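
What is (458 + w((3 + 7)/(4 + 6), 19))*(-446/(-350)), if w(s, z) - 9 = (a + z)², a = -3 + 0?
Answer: 161229/175 ≈ 921.31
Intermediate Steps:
a = -3
w(s, z) = 9 + (-3 + z)²
(458 + w((3 + 7)/(4 + 6), 19))*(-446/(-350)) = (458 + (9 + (-3 + 19)²))*(-446/(-350)) = (458 + (9 + 16²))*(-446*(-1/350)) = (458 + (9 + 256))*(223/175) = (458 + 265)*(223/175) = 723*(223/175) = 161229/175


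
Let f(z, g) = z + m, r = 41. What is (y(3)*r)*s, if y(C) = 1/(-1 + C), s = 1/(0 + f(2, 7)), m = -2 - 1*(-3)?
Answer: 41/6 ≈ 6.8333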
********
→ **Assignment**
All entries above are to be repeated verbatim, down to the last line.

→ **Task solution**
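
What is (458 + w((3 + 7)/(4 + 6), 19))*(-446/(-350)), if w(s, z) - 9 = (a + z)², a = -3 + 0?
Answer: 161229/175 ≈ 921.31
Intermediate Steps:
a = -3
w(s, z) = 9 + (-3 + z)²
(458 + w((3 + 7)/(4 + 6), 19))*(-446/(-350)) = (458 + (9 + (-3 + 19)²))*(-446/(-350)) = (458 + (9 + 16²))*(-446*(-1/350)) = (458 + (9 + 256))*(223/175) = (458 + 265)*(223/175) = 723*(223/175) = 161229/175


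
Let f(z, g) = z + m, r = 41. What is (y(3)*r)*s, if y(C) = 1/(-1 + C), s = 1/(0 + f(2, 7)), m = -2 - 1*(-3)?
Answer: 41/6 ≈ 6.8333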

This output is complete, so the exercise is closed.